Exercise prompt: Find the line containing "node i sends". Reproduce it and every line after it up to the end of the records, exactly as written.

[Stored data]
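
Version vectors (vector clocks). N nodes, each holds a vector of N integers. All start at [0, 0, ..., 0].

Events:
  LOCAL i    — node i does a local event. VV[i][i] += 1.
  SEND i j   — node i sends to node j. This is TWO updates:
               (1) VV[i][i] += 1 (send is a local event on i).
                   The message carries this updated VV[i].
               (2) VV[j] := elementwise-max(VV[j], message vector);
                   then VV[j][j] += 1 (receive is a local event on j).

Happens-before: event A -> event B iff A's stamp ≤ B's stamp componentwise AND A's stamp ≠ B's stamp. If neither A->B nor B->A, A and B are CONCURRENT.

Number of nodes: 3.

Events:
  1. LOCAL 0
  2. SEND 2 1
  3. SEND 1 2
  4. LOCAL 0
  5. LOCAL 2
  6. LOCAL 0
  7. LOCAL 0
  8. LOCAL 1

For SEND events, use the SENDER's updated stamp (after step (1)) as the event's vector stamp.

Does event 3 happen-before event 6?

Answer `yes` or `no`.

Initial: VV[0]=[0, 0, 0]
Initial: VV[1]=[0, 0, 0]
Initial: VV[2]=[0, 0, 0]
Event 1: LOCAL 0: VV[0][0]++ -> VV[0]=[1, 0, 0]
Event 2: SEND 2->1: VV[2][2]++ -> VV[2]=[0, 0, 1], msg_vec=[0, 0, 1]; VV[1]=max(VV[1],msg_vec) then VV[1][1]++ -> VV[1]=[0, 1, 1]
Event 3: SEND 1->2: VV[1][1]++ -> VV[1]=[0, 2, 1], msg_vec=[0, 2, 1]; VV[2]=max(VV[2],msg_vec) then VV[2][2]++ -> VV[2]=[0, 2, 2]
Event 4: LOCAL 0: VV[0][0]++ -> VV[0]=[2, 0, 0]
Event 5: LOCAL 2: VV[2][2]++ -> VV[2]=[0, 2, 3]
Event 6: LOCAL 0: VV[0][0]++ -> VV[0]=[3, 0, 0]
Event 7: LOCAL 0: VV[0][0]++ -> VV[0]=[4, 0, 0]
Event 8: LOCAL 1: VV[1][1]++ -> VV[1]=[0, 3, 1]
Event 3 stamp: [0, 2, 1]
Event 6 stamp: [3, 0, 0]
[0, 2, 1] <= [3, 0, 0]? False. Equal? False. Happens-before: False

Answer: no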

Answer:
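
  SEND i j   — node i sends to node j. This is TWO updates:
               (1) VV[i][i] += 1 (send is a local event on i).
                   The message carries this updated VV[i].
               (2) VV[j] := elementwise-max(VV[j], message vector);
                   then VV[j][j] += 1 (receive is a local event on j).

Happens-before: event A -> event B iff A's stamp ≤ B's stamp componentwise AND A's stamp ≠ B's stamp. If neither A->B nor B->A, A and B are CONCURRENT.

Number of nodes: 3.

Events:
  1. LOCAL 0
  2. SEND 2 1
  3. SEND 1 2
  4. LOCAL 0
  5. LOCAL 2
  6. LOCAL 0
  7. LOCAL 0
  8. LOCAL 1

For SEND events, use the SENDER's updated stamp (after step (1)) as the event's vector stamp.

Does event 3 happen-before event 6?

Answer `yes` or `no`.

Initial: VV[0]=[0, 0, 0]
Initial: VV[1]=[0, 0, 0]
Initial: VV[2]=[0, 0, 0]
Event 1: LOCAL 0: VV[0][0]++ -> VV[0]=[1, 0, 0]
Event 2: SEND 2->1: VV[2][2]++ -> VV[2]=[0, 0, 1], msg_vec=[0, 0, 1]; VV[1]=max(VV[1],msg_vec) then VV[1][1]++ -> VV[1]=[0, 1, 1]
Event 3: SEND 1->2: VV[1][1]++ -> VV[1]=[0, 2, 1], msg_vec=[0, 2, 1]; VV[2]=max(VV[2],msg_vec) then VV[2][2]++ -> VV[2]=[0, 2, 2]
Event 4: LOCAL 0: VV[0][0]++ -> VV[0]=[2, 0, 0]
Event 5: LOCAL 2: VV[2][2]++ -> VV[2]=[0, 2, 3]
Event 6: LOCAL 0: VV[0][0]++ -> VV[0]=[3, 0, 0]
Event 7: LOCAL 0: VV[0][0]++ -> VV[0]=[4, 0, 0]
Event 8: LOCAL 1: VV[1][1]++ -> VV[1]=[0, 3, 1]
Event 3 stamp: [0, 2, 1]
Event 6 stamp: [3, 0, 0]
[0, 2, 1] <= [3, 0, 0]? False. Equal? False. Happens-before: False

Answer: no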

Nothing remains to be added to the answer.